Top of DATA TO EXAMINE

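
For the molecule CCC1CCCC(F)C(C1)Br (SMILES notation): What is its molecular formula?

Walk through each heavy atom and fill implicit hydrogens from standard valence (C 4, N 3, O 2, S 2, halogen 1):
  atom 1: C, bond orders sum to 1 (valence 4) → 3 H
  atom 2: C, bond orders sum to 2 (valence 4) → 2 H
  atom 3: C, bond orders sum to 3 (valence 4) → 1 H
  atom 4: C, bond orders sum to 2 (valence 4) → 2 H
  atom 5: C, bond orders sum to 2 (valence 4) → 2 H
  atom 6: C, bond orders sum to 2 (valence 4) → 2 H
  atom 7: C, bond orders sum to 3 (valence 4) → 1 H
  atom 8: F (halogen, monovalent) → 0 H
  atom 9: C, bond orders sum to 3 (valence 4) → 1 H
  atom 10: C, bond orders sum to 2 (valence 4) → 2 H
  atom 11: Br (halogen, monovalent) → 0 H
Totals → C:9, H:16, Br:1, F:1.

C9H16BrF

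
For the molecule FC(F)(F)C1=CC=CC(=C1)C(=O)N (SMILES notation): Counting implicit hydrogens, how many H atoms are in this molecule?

Walk through each heavy atom and fill implicit hydrogens from standard valence (C 4, N 3, O 2, S 2, halogen 1):
  atom 1: F (halogen, monovalent) → 0 H
  atom 2: C, bond orders sum to 4 (valence 4) → 0 H
  atom 3: F (halogen, monovalent) → 0 H
  atom 4: F (halogen, monovalent) → 0 H
  atom 5: C, bond orders sum to 4 (valence 4) → 0 H
  atom 6: C, bond orders sum to 3 (valence 4) → 1 H
  atom 7: C, bond orders sum to 3 (valence 4) → 1 H
  atom 8: C, bond orders sum to 3 (valence 4) → 1 H
  atom 9: C, bond orders sum to 4 (valence 4) → 0 H
  atom 10: C, bond orders sum to 3 (valence 4) → 1 H
  atom 11: C, bond orders sum to 4 (valence 4) → 0 H
  atom 12: O, bond orders sum to 2 (valence 2) → 0 H
  atom 13: N, bond orders sum to 1 (valence 3) → 2 H
Total hydrogens: 6.

6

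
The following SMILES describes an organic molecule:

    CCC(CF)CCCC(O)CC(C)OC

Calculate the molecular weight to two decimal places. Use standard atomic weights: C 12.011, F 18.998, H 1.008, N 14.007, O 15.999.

220.33 g/mol

First, the molecular formula is C12H25FO2 (counting implicit H from valence).
  C: 12 × 12.011 = 144.132
  F: 1 × 18.998 = 18.998
  H: 25 × 1.008 = 25.200
  O: 2 × 15.999 = 31.998
Sum: 12×12.011 + 1×18.998 + 25×1.008 + 2×15.999 = 220.328 → 220.33 g/mol.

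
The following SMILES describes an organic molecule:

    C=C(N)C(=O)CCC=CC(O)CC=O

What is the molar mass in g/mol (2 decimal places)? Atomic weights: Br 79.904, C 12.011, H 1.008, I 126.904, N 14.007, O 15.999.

197.23 g/mol

First, the molecular formula is C10H15NO3 (counting implicit H from valence).
  C: 10 × 12.011 = 120.110
  H: 15 × 1.008 = 15.120
  N: 1 × 14.007 = 14.007
  O: 3 × 15.999 = 47.997
Sum: 10×12.011 + 15×1.008 + 1×14.007 + 3×15.999 = 197.234 → 197.23 g/mol.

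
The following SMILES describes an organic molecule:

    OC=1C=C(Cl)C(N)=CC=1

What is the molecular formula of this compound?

Walk through each heavy atom and fill implicit hydrogens from standard valence (C 4, N 3, O 2, S 2, halogen 1):
  atom 1: O, bond orders sum to 1 (valence 2) → 1 H
  atom 2: C, bond orders sum to 4 (valence 4) → 0 H
  atom 3: C, bond orders sum to 3 (valence 4) → 1 H
  atom 4: C, bond orders sum to 4 (valence 4) → 0 H
  atom 5: Cl (halogen, monovalent) → 0 H
  atom 6: C, bond orders sum to 4 (valence 4) → 0 H
  atom 7: N, bond orders sum to 1 (valence 3) → 2 H
  atom 8: C, bond orders sum to 3 (valence 4) → 1 H
  atom 9: C, bond orders sum to 3 (valence 4) → 1 H
Totals → C:6, H:6, Cl:1, N:1, O:1.
In Hill order: C6H6ClNO.

C6H6ClNO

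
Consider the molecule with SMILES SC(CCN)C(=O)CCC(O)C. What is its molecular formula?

C8H17NO2S

Walk through each heavy atom and fill implicit hydrogens from standard valence (C 4, N 3, O 2, S 2, halogen 1):
  atom 1: S, bond orders sum to 1 (valence 2) → 1 H
  atom 2: C, bond orders sum to 3 (valence 4) → 1 H
  atom 3: C, bond orders sum to 2 (valence 4) → 2 H
  atom 4: C, bond orders sum to 2 (valence 4) → 2 H
  atom 5: N, bond orders sum to 1 (valence 3) → 2 H
  atom 6: C, bond orders sum to 4 (valence 4) → 0 H
  atom 7: O, bond orders sum to 2 (valence 2) → 0 H
  atom 8: C, bond orders sum to 2 (valence 4) → 2 H
  atom 9: C, bond orders sum to 2 (valence 4) → 2 H
  atom 10: C, bond orders sum to 3 (valence 4) → 1 H
  atom 11: O, bond orders sum to 1 (valence 2) → 1 H
  atom 12: C, bond orders sum to 1 (valence 4) → 3 H
Totals → C:8, H:17, N:1, O:2, S:1.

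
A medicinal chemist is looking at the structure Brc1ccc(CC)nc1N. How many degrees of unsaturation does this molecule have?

4

Molecular formula: C7H9BrN2.
DoU = (2C + 2 + N − H − X) / 2, where X is the halogen count and O/S are ignored.
    = (2·7 + 2 + 2 − 9 − 1) / 2 = 8 / 2 = 4.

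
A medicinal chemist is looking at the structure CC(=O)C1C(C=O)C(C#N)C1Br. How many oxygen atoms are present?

2

Scan the SMILES for O atoms (remember two-letter symbols like Cl and Br are single atoms).
Oxygen count: 2.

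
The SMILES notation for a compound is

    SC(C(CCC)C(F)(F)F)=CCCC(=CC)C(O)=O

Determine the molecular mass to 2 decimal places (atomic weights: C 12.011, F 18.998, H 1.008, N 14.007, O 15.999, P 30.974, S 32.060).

First, the molecular formula is C13H19F3O2S (counting implicit H from valence).
  C: 13 × 12.011 = 156.143
  F: 3 × 18.998 = 56.994
  H: 19 × 1.008 = 19.152
  O: 2 × 15.999 = 31.998
  S: 1 × 32.060 = 32.060
Sum: 13×12.011 + 3×18.998 + 19×1.008 + 2×15.999 + 1×32.060 = 296.347 → 296.35 g/mol.

296.35 g/mol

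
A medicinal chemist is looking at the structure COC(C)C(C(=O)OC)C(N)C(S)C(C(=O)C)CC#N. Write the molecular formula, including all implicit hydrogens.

Walk through each heavy atom and fill implicit hydrogens from standard valence (C 4, N 3, O 2, S 2, halogen 1):
  atom 1: C, bond orders sum to 1 (valence 4) → 3 H
  atom 2: O, bond orders sum to 2 (valence 2) → 0 H
  atom 3: C, bond orders sum to 3 (valence 4) → 1 H
  atom 4: C, bond orders sum to 1 (valence 4) → 3 H
  atom 5: C, bond orders sum to 3 (valence 4) → 1 H
  atom 6: C, bond orders sum to 4 (valence 4) → 0 H
  atom 7: O, bond orders sum to 2 (valence 2) → 0 H
  atom 8: O, bond orders sum to 2 (valence 2) → 0 H
  atom 9: C, bond orders sum to 1 (valence 4) → 3 H
  atom 10: C, bond orders sum to 3 (valence 4) → 1 H
  atom 11: N, bond orders sum to 1 (valence 3) → 2 H
  atom 12: C, bond orders sum to 3 (valence 4) → 1 H
  atom 13: S, bond orders sum to 1 (valence 2) → 1 H
  atom 14: C, bond orders sum to 3 (valence 4) → 1 H
  atom 15: C, bond orders sum to 4 (valence 4) → 0 H
  atom 16: O, bond orders sum to 2 (valence 2) → 0 H
  atom 17: C, bond orders sum to 1 (valence 4) → 3 H
  atom 18: C, bond orders sum to 2 (valence 4) → 2 H
  atom 19: C, bond orders sum to 4 (valence 4) → 0 H
  atom 20: N, bond orders sum to 3 (valence 3) → 0 H
Totals → C:13, H:22, N:2, O:4, S:1.
In Hill order: C13H22N2O4S.

C13H22N2O4S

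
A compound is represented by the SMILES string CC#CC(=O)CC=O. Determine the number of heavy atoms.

8

Every atom symbol written in the SMILES (organic subset) is one heavy atom; implicit H are not written.
Heavy atoms by element → C:6, O:2.
Total: 8.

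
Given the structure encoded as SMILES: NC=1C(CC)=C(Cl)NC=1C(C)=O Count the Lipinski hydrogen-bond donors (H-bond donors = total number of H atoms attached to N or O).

Donors: find every N or O and count the H atoms it carries.
  atom 1 (N): bond orders sum to 1 → 2 H
  atom 8 (N): bond orders sum to 2 → 1 H
  atom 12 (O): bond orders sum to 2 → 0 H
Lipinski HBD = 3.

3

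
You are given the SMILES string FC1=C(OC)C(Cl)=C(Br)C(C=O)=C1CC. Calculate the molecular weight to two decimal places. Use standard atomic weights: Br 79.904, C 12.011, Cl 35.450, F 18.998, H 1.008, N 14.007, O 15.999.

295.53 g/mol

First, the molecular formula is C10H9BrClFO2 (counting implicit H from valence).
  Br: 1 × 79.904 = 79.904
  C: 10 × 12.011 = 120.110
  Cl: 1 × 35.450 = 35.450
  F: 1 × 18.998 = 18.998
  H: 9 × 1.008 = 9.072
  O: 2 × 15.999 = 31.998
Sum: 1×79.904 + 10×12.011 + 1×35.450 + 1×18.998 + 9×1.008 + 2×15.999 = 295.532 → 295.53 g/mol.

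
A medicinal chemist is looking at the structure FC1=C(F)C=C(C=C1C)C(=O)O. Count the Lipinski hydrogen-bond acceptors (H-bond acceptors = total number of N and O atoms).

2

N atoms: 0; O atoms: 2.
Lipinski HBA = 0 + 2 = 2.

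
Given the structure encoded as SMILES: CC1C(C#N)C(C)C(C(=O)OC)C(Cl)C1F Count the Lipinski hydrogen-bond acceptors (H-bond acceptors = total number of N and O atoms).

N atoms: 1; O atoms: 2.
Lipinski HBA = 1 + 2 = 3.

3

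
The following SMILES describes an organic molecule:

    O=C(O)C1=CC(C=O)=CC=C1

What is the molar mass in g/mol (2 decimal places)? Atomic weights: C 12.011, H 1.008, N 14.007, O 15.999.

First, the molecular formula is C8H6O3 (counting implicit H from valence).
  C: 8 × 12.011 = 96.088
  H: 6 × 1.008 = 6.048
  O: 3 × 15.999 = 47.997
Sum: 8×12.011 + 6×1.008 + 3×15.999 = 150.133 → 150.13 g/mol.

150.13 g/mol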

Bottom of DATA TO EXAMINE

PROBLEM TO WORK ON
Only the lines above starting at the one containing "C=C(N)C(=O)CCC=CC(O)CC=O" and ending at the one containing "OC=1C=C(Cl)C(N)=CC=1", both included, are to be returned, exactly as they read.

PROBLEM SOLUTION
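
    C=C(N)C(=O)CCC=CC(O)CC=O

What is the molar mass in g/mol (2 decimal places)? Atomic weights: Br 79.904, C 12.011, H 1.008, I 126.904, N 14.007, O 15.999.

197.23 g/mol

First, the molecular formula is C10H15NO3 (counting implicit H from valence).
  C: 10 × 12.011 = 120.110
  H: 15 × 1.008 = 15.120
  N: 1 × 14.007 = 14.007
  O: 3 × 15.999 = 47.997
Sum: 10×12.011 + 15×1.008 + 1×14.007 + 3×15.999 = 197.234 → 197.23 g/mol.

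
The following SMILES describes an organic molecule:

    OC=1C=C(Cl)C(N)=CC=1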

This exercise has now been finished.